Records contained in a dataset>
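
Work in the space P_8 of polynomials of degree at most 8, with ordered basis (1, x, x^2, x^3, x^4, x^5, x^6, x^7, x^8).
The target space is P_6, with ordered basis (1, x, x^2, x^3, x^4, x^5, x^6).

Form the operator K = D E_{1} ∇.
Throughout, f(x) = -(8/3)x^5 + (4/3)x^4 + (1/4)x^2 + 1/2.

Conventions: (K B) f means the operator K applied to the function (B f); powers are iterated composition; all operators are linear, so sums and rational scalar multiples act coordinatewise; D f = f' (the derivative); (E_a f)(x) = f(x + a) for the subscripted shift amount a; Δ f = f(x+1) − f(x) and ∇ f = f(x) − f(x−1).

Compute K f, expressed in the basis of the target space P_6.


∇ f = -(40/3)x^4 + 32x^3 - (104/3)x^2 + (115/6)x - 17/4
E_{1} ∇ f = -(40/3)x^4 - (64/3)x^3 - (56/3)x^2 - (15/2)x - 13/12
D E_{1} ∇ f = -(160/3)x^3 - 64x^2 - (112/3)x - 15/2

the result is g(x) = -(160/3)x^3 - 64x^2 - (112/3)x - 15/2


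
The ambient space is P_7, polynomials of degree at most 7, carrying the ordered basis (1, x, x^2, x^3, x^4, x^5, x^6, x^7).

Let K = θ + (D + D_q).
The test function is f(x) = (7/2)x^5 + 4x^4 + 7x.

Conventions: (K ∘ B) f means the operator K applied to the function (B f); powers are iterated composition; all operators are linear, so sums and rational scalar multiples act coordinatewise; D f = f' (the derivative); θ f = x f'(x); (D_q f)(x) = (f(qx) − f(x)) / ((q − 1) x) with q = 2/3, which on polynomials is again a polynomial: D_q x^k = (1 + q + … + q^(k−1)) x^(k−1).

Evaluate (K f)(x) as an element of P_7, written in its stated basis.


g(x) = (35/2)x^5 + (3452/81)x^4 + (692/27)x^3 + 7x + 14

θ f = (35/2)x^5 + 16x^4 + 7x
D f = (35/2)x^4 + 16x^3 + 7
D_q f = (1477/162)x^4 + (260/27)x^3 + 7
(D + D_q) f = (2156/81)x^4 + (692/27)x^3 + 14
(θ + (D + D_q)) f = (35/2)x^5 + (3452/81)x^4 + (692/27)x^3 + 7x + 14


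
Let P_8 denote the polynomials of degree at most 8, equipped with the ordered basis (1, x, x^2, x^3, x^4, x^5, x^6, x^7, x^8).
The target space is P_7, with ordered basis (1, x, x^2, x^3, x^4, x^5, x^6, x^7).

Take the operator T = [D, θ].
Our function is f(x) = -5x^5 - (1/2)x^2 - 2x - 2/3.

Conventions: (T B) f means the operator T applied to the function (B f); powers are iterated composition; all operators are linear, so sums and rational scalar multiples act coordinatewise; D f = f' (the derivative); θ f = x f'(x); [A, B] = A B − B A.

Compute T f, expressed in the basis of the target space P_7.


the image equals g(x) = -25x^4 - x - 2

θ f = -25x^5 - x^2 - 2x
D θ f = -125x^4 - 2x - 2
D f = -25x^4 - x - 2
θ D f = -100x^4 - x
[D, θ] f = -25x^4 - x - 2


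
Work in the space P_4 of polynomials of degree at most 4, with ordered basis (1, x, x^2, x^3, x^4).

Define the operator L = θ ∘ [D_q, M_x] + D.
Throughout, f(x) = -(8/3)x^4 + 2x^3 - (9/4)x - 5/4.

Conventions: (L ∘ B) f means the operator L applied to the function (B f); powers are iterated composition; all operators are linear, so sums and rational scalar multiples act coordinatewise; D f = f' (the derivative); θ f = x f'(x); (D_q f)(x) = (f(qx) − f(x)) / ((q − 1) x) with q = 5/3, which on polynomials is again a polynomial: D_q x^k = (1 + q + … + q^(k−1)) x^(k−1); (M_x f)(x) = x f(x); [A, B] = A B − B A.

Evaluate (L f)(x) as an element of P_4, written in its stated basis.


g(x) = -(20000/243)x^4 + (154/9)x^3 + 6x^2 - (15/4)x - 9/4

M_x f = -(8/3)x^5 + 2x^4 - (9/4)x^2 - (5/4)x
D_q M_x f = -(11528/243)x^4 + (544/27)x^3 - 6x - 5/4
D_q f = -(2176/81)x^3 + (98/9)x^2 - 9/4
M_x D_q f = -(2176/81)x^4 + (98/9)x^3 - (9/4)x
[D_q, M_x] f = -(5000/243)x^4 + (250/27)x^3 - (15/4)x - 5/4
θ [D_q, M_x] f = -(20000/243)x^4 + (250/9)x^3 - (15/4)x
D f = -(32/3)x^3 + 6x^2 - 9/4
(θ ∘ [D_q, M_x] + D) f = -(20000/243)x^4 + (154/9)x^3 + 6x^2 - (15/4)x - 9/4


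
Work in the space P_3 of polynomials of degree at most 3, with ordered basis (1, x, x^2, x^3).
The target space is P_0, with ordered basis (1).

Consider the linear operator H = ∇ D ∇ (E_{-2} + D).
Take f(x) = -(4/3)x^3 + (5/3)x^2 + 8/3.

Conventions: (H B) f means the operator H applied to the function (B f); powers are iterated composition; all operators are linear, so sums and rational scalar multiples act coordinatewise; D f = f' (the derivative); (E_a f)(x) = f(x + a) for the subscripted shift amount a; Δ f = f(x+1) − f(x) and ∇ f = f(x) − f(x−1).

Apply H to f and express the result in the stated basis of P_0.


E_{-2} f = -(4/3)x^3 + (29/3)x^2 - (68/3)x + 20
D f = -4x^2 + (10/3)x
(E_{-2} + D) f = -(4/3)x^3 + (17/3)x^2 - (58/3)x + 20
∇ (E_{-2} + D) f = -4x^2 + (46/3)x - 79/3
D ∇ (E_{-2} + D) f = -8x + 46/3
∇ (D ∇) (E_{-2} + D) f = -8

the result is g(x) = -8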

YOUR GOAL> Copy all of the data. Keep every word exactly as it is.

WRITTEN ANSWER>
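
Work in the space P_8 of polynomials of degree at most 8, with ordered basis (1, x, x^2, x^3, x^4, x^5, x^6, x^7, x^8).
The target space is P_6, with ordered basis (1, x, x^2, x^3, x^4, x^5, x^6).

Form the operator K = D E_{1} ∇.
Throughout, f(x) = -(8/3)x^5 + (4/3)x^4 + (1/4)x^2 + 1/2.

Conventions: (K B) f means the operator K applied to the function (B f); powers are iterated composition; all operators are linear, so sums and rational scalar multiples act coordinatewise; D f = f' (the derivative); (E_a f)(x) = f(x + a) for the subscripted shift amount a; Δ f = f(x+1) − f(x) and ∇ f = f(x) − f(x−1).

Compute K f, expressed in the basis of the target space P_6.


∇ f = -(40/3)x^4 + 32x^3 - (104/3)x^2 + (115/6)x - 17/4
E_{1} ∇ f = -(40/3)x^4 - (64/3)x^3 - (56/3)x^2 - (15/2)x - 13/12
D E_{1} ∇ f = -(160/3)x^3 - 64x^2 - (112/3)x - 15/2

the result is g(x) = -(160/3)x^3 - 64x^2 - (112/3)x - 15/2


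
The ambient space is P_7, polynomials of degree at most 7, carrying the ordered basis (1, x, x^2, x^3, x^4, x^5, x^6, x^7).

Let K = θ + (D + D_q).
The test function is f(x) = (7/2)x^5 + 4x^4 + 7x.

Conventions: (K ∘ B) f means the operator K applied to the function (B f); powers are iterated composition; all operators are linear, so sums and rational scalar multiples act coordinatewise; D f = f' (the derivative); θ f = x f'(x); (D_q f)(x) = (f(qx) − f(x)) / ((q − 1) x) with q = 2/3, which on polynomials is again a polynomial: D_q x^k = (1 + q + … + q^(k−1)) x^(k−1).

Evaluate (K f)(x) as an element of P_7, written in its stated basis.


g(x) = (35/2)x^5 + (3452/81)x^4 + (692/27)x^3 + 7x + 14

θ f = (35/2)x^5 + 16x^4 + 7x
D f = (35/2)x^4 + 16x^3 + 7
D_q f = (1477/162)x^4 + (260/27)x^3 + 7
(D + D_q) f = (2156/81)x^4 + (692/27)x^3 + 14
(θ + (D + D_q)) f = (35/2)x^5 + (3452/81)x^4 + (692/27)x^3 + 7x + 14


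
Let P_8 denote the polynomials of degree at most 8, equipped with the ordered basis (1, x, x^2, x^3, x^4, x^5, x^6, x^7, x^8).
The target space is P_7, with ordered basis (1, x, x^2, x^3, x^4, x^5, x^6, x^7).

Take the operator T = [D, θ].
Our function is f(x) = -5x^5 - (1/2)x^2 - 2x - 2/3.

Conventions: (T B) f means the operator T applied to the function (B f); powers are iterated composition; all operators are linear, so sums and rational scalar multiples act coordinatewise; D f = f' (the derivative); θ f = x f'(x); [A, B] = A B − B A.

Compute T f, expressed in the basis of the target space P_7.


the image equals g(x) = -25x^4 - x - 2

θ f = -25x^5 - x^2 - 2x
D θ f = -125x^4 - 2x - 2
D f = -25x^4 - x - 2
θ D f = -100x^4 - x
[D, θ] f = -25x^4 - x - 2


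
Work in the space P_4 of polynomials of degree at most 4, with ordered basis (1, x, x^2, x^3, x^4).

Define the operator L = θ ∘ [D_q, M_x] + D.
Throughout, f(x) = -(8/3)x^4 + 2x^3 - (9/4)x - 5/4.

Conventions: (L ∘ B) f means the operator L applied to the function (B f); powers are iterated composition; all operators are linear, so sums and rational scalar multiples act coordinatewise; D f = f' (the derivative); θ f = x f'(x); (D_q f)(x) = (f(qx) − f(x)) / ((q − 1) x) with q = 5/3, which on polynomials is again a polynomial: D_q x^k = (1 + q + … + q^(k−1)) x^(k−1); (M_x f)(x) = x f(x); [A, B] = A B − B A.

Evaluate (L f)(x) as an element of P_4, written in its stated basis.


g(x) = -(20000/243)x^4 + (154/9)x^3 + 6x^2 - (15/4)x - 9/4

M_x f = -(8/3)x^5 + 2x^4 - (9/4)x^2 - (5/4)x
D_q M_x f = -(11528/243)x^4 + (544/27)x^3 - 6x - 5/4
D_q f = -(2176/81)x^3 + (98/9)x^2 - 9/4
M_x D_q f = -(2176/81)x^4 + (98/9)x^3 - (9/4)x
[D_q, M_x] f = -(5000/243)x^4 + (250/27)x^3 - (15/4)x - 5/4
θ [D_q, M_x] f = -(20000/243)x^4 + (250/9)x^3 - (15/4)x
D f = -(32/3)x^3 + 6x^2 - 9/4
(θ ∘ [D_q, M_x] + D) f = -(20000/243)x^4 + (154/9)x^3 + 6x^2 - (15/4)x - 9/4


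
Work in the space P_3 of polynomials of degree at most 3, with ordered basis (1, x, x^2, x^3).
The target space is P_0, with ordered basis (1).

Consider the linear operator H = ∇ D ∇ (E_{-2} + D).
Take f(x) = -(4/3)x^3 + (5/3)x^2 + 8/3.

Conventions: (H B) f means the operator H applied to the function (B f); powers are iterated composition; all operators are linear, so sums and rational scalar multiples act coordinatewise; D f = f' (the derivative); (E_a f)(x) = f(x + a) for the subscripted shift amount a; Δ f = f(x+1) − f(x) and ∇ f = f(x) − f(x−1).

Apply H to f and express the result in the stated basis of P_0.


E_{-2} f = -(4/3)x^3 + (29/3)x^2 - (68/3)x + 20
D f = -4x^2 + (10/3)x
(E_{-2} + D) f = -(4/3)x^3 + (17/3)x^2 - (58/3)x + 20
∇ (E_{-2} + D) f = -4x^2 + (46/3)x - 79/3
D ∇ (E_{-2} + D) f = -8x + 46/3
∇ (D ∇) (E_{-2} + D) f = -8

the result is g(x) = -8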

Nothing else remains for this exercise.